**Input data**
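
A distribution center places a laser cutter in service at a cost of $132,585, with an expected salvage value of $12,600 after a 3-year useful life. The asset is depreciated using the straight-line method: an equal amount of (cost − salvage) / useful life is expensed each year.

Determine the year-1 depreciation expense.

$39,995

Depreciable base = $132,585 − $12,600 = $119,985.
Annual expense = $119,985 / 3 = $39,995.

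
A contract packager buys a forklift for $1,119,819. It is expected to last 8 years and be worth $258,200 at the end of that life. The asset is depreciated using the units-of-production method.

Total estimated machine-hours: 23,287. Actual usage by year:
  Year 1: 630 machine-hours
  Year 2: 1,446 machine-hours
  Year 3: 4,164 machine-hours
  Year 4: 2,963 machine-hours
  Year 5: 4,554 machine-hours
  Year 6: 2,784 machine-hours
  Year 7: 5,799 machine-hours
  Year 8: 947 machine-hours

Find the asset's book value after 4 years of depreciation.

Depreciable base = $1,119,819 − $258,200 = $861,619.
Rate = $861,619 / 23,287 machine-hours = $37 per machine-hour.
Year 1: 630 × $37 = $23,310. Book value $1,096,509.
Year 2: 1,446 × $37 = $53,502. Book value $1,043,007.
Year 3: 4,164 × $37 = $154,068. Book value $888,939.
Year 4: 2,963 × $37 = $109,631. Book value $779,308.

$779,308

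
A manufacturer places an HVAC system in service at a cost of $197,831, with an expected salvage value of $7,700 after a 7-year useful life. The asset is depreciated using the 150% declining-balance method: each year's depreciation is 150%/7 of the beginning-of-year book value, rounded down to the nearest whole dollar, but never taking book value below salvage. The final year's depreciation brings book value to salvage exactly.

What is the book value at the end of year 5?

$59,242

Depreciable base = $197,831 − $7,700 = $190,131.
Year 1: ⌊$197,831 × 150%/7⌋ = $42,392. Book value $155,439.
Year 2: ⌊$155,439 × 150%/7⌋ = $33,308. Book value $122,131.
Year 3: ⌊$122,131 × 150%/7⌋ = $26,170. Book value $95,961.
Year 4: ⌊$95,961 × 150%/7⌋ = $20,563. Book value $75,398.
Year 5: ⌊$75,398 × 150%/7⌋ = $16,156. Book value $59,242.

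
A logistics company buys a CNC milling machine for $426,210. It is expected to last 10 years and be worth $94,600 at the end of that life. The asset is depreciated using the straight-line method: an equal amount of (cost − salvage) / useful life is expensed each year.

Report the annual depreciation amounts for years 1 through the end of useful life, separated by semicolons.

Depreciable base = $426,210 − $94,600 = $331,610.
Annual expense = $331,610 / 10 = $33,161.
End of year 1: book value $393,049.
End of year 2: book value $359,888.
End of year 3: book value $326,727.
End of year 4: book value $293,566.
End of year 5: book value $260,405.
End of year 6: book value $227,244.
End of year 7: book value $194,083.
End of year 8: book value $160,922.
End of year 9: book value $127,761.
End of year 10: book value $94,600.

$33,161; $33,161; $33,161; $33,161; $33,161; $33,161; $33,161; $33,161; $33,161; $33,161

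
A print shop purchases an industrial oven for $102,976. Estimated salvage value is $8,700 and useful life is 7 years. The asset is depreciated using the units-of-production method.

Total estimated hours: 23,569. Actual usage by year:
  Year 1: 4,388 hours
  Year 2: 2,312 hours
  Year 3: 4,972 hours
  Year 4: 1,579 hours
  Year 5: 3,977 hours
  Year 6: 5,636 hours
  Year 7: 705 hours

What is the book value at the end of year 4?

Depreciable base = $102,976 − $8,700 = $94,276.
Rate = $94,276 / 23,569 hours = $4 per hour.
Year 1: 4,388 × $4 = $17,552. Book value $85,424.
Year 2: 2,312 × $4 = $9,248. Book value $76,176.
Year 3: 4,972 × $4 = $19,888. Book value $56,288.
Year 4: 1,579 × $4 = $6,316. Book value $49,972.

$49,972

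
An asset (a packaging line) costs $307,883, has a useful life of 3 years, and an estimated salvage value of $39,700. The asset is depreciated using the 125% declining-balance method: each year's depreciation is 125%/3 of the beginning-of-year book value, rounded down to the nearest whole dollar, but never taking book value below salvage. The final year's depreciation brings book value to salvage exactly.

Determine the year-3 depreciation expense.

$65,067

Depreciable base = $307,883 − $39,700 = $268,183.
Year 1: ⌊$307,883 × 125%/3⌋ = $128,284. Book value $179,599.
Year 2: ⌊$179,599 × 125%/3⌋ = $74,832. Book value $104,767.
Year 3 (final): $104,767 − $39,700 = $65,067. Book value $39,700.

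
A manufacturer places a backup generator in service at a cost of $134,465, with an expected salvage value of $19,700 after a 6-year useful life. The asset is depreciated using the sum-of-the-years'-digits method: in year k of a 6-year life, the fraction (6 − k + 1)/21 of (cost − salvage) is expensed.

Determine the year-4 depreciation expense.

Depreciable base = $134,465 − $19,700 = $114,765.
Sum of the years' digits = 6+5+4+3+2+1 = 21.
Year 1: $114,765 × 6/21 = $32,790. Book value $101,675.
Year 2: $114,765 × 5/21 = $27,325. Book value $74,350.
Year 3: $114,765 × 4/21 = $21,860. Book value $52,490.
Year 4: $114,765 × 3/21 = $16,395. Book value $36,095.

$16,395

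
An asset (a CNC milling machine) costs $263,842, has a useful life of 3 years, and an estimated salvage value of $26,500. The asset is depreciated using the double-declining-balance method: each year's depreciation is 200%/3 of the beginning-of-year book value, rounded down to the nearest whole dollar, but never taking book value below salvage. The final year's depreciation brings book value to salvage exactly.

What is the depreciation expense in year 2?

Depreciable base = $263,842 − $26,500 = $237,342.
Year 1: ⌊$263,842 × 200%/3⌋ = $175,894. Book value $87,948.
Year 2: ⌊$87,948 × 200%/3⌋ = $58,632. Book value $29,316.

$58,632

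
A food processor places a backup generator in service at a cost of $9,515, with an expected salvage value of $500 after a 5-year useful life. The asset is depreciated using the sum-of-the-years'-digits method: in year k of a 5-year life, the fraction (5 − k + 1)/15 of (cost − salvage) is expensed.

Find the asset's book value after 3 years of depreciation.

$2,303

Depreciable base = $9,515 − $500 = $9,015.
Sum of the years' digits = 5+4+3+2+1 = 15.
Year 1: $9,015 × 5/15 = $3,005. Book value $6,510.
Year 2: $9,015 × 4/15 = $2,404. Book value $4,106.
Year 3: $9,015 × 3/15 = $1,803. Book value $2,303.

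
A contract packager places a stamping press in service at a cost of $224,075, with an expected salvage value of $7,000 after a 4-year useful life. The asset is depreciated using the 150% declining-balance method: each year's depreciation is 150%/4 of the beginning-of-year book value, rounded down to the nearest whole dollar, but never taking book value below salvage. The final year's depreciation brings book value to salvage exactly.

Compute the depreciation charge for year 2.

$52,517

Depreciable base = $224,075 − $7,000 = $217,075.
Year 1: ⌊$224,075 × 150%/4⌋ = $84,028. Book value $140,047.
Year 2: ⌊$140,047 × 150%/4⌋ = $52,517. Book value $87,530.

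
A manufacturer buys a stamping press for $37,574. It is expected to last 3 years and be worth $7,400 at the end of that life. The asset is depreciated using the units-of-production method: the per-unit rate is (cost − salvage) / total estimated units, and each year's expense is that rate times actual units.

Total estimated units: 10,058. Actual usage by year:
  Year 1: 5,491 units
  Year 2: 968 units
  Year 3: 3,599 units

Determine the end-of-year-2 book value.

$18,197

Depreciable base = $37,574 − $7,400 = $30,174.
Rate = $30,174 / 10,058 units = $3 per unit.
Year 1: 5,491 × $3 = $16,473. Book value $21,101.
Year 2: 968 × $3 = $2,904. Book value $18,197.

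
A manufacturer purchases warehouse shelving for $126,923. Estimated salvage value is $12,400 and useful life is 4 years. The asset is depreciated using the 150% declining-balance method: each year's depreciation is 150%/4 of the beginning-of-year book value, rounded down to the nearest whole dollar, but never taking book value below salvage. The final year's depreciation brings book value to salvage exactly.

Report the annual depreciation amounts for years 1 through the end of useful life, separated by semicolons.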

**Task instructions**
If "worth" is in a line of the listing above, count that line; give the final number and nothing more.

**Exercise output**
3